● Exercise details
Copy out each line of the entries where the word "Transitions" is present.

---

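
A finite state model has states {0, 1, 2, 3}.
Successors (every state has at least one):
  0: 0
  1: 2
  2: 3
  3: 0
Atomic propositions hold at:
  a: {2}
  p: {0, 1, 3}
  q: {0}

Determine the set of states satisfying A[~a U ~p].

Sat(~a) = {0, 1, 3}
Sat(~p) = {2}
A[~a U ~p]: least fixpoint, start Z0 = Sat(~p) = {2}, add states in Sat(~a) with every successor in Z. Z1 = {1, 2}; fixed.
Sat(A[~a U ~p]) = {1, 2}

{1, 2}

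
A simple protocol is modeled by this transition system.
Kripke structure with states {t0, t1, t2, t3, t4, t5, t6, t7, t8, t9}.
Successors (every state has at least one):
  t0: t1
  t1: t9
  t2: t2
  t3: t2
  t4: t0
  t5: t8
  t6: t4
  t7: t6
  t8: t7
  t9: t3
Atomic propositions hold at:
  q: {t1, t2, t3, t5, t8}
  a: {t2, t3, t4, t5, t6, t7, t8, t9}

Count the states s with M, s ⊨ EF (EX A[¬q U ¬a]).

6

Sat(¬q) = {t0, t4, t6, t7, t9}
Sat(¬a) = {t0, t1}
A[¬q U ¬a]: least fixpoint, start Z0 = Sat(¬a) = {t0, t1}, add states in Sat(¬q) with every successor in Z. Z1 = {t0, t1, t4}; Z2 = {t0, t1, t4, t6}; Z3 = {t0, t1, t4, t6, t7}; fixed.
Sat(A[¬q U ¬a]) = {t0, t1, t4, t6, t7}
Sat(EX A[¬q U ¬a]) = {s : some successor in {t0, t1, t4, t6, t7}} = {t0, t4, t6, t7, t8}
EF (EX A[¬q U ¬a]): least fixpoint, start Z0 = {t0, t4, t6, t7, t8}, add states with some successor in Z. Z1 = {t0, t4, t5, t6, t7, t8}; fixed.
Sat(EF (EX A[¬q U ¬a])) = {t0, t4, t5, t6, t7, t8}
|Sat(EF (EX A[¬q U ¬a]))| = |{t0, t4, t5, t6, t7, t8}| = 6.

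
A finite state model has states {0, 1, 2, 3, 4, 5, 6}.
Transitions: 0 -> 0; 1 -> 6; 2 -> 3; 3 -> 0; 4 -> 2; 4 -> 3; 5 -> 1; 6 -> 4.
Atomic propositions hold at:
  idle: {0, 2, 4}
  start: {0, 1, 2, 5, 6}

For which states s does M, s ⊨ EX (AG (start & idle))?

{0, 3}

Sat(start & idle) = {0, 2}
AG (start & idle): greatest fixpoint, start Z0 = {0, 2}, keep only states in Sat with every successor in Z. Z1 = {0}; fixed.
Sat(AG (start & idle)) = {0}
Sat(EX (AG (start & idle))) = {s : some successor in {0}} = {0, 3}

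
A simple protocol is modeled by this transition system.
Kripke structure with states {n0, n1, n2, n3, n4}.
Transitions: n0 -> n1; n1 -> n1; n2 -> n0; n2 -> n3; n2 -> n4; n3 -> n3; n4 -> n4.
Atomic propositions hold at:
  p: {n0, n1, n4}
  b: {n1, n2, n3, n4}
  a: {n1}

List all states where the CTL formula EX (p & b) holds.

Sat(p & b) = {n1, n4}
Sat(EX (p & b)) = {s : some successor in {n1, n4}} = {n0, n1, n2, n4}

{n0, n1, n2, n4}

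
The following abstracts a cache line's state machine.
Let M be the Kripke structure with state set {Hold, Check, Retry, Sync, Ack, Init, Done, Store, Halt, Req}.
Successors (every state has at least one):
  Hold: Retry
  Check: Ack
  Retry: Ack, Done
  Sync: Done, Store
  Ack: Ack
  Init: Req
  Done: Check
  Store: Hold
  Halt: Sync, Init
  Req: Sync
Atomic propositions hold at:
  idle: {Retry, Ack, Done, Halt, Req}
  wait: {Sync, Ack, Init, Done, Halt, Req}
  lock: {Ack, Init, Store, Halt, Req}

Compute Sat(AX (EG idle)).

{Hold, Check, Ack}

EG idle: greatest fixpoint, start Z0 = {Retry, Ack, Done, Halt, Req}, keep only states in Sat with some successor in Z. Z1 = {Retry, Ack}; fixed.
Sat(EG idle) = {Retry, Ack}
Sat(AX (EG idle)) = {s : every successor in {Retry, Ack}} = {Hold, Check, Ack}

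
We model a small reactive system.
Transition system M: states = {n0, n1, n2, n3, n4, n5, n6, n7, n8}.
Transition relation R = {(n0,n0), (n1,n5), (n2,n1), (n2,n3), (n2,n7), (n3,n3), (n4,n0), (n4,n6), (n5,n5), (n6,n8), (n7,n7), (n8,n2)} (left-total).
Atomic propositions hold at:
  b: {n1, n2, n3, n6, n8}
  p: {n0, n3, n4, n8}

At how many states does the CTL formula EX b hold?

Sat(EX b) = {s : some successor in {n1, n2, n3, n6, n8}} = {n2, n3, n4, n6, n8}
|Sat(EX b)| = |{n2, n3, n4, n6, n8}| = 5.

5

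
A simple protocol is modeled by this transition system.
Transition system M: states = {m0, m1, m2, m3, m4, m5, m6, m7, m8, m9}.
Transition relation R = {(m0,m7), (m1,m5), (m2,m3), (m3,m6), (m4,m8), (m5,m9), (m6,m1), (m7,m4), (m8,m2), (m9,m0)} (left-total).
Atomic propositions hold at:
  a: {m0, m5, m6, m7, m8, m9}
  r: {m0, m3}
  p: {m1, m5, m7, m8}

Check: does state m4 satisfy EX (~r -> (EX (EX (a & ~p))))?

Sat(~r) = {m1, m2, m4, m5, m6, m7, m8, m9}
Sat(~p) = {m0, m2, m3, m4, m6, m9}
Sat(a & ~p) = {m0, m6, m9}
Sat(EX (a & ~p)) = {s : some successor in {m0, m6, m9}} = {m3, m5, m9}
Sat(EX (EX (a & ~p))) = {s : some successor in {m3, m5, m9}} = {m1, m2, m5}
Sat(~r -> (EX (EX (a & ~p)))) = {m0, m1, m2, m3, m5}
Sat(EX (~r -> (EX (EX (a & ~p))))) = {s : some successor in {m0, m1, m2, m3, m5}} = {m1, m2, m6, m8, m9}
m4 ∉ Sat(EX (~r -> (EX (EX (a & ~p))))) = {m1, m2, m6, m8, m9}, so the formula does not hold at m4.

No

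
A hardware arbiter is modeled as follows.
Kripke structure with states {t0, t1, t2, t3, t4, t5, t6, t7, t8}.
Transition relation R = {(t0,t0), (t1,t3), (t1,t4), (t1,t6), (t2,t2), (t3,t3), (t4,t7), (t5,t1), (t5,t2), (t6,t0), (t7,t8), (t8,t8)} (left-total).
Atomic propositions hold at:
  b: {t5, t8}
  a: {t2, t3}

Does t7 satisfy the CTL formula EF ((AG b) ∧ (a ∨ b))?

AG b: greatest fixpoint, start Z0 = {t5, t8}, keep only states in Sat with every successor in Z. Z1 = {t8}; fixed.
Sat(AG b) = {t8}
Sat(a ∨ b) = {t2, t3, t5, t8}
Sat((AG b) ∧ (a ∨ b)) = {t8}
EF ((AG b) ∧ (a ∨ b)): least fixpoint, start Z0 = {t8}, add states with some successor in Z. Z1 = {t7, t8}; Z2 = {t4, t7, t8}; Z3 = {t1, t4, t7, t8}; Z4 = {t1, t4, t5, t7, t8}; fixed.
Sat(EF ((AG b) ∧ (a ∨ b))) = {t1, t4, t5, t7, t8}
t7 ∈ Sat(EF ((AG b) ∧ (a ∨ b))) = {t1, t4, t5, t7, t8}, so the formula holds at t7.

Yes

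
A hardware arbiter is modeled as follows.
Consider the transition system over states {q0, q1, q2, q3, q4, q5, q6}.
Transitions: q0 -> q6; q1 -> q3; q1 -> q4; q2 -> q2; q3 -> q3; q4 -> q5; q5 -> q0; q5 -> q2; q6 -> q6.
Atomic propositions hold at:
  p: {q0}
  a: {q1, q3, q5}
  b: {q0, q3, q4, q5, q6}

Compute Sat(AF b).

{q0, q1, q3, q4, q5, q6}

AF b: least fixpoint, start Z0 = {q0, q3, q4, q5, q6}, add states with every successor in Z. Z1 = {q0, q1, q3, q4, q5, q6}; fixed.
Sat(AF b) = {q0, q1, q3, q4, q5, q6}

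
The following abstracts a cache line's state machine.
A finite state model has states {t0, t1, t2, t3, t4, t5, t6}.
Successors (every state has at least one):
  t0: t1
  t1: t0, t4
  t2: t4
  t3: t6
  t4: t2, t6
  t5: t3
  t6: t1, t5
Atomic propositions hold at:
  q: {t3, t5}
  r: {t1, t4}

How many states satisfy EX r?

4

Sat(EX r) = {s : some successor in {t1, t4}} = {t0, t1, t2, t6}
|Sat(EX r)| = |{t0, t1, t2, t6}| = 4.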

---

● Solution to this problem
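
Transitions: 0 -> 0; 1 -> 6; 2 -> 3; 3 -> 0; 4 -> 2; 4 -> 3; 5 -> 1; 6 -> 4.
Transitions: n0 -> n1; n1 -> n1; n2 -> n0; n2 -> n3; n2 -> n4; n3 -> n3; n4 -> n4.
Transitions: q0 -> q6; q1 -> q3; q1 -> q4; q2 -> q2; q3 -> q3; q4 -> q5; q5 -> q0; q5 -> q2; q6 -> q6.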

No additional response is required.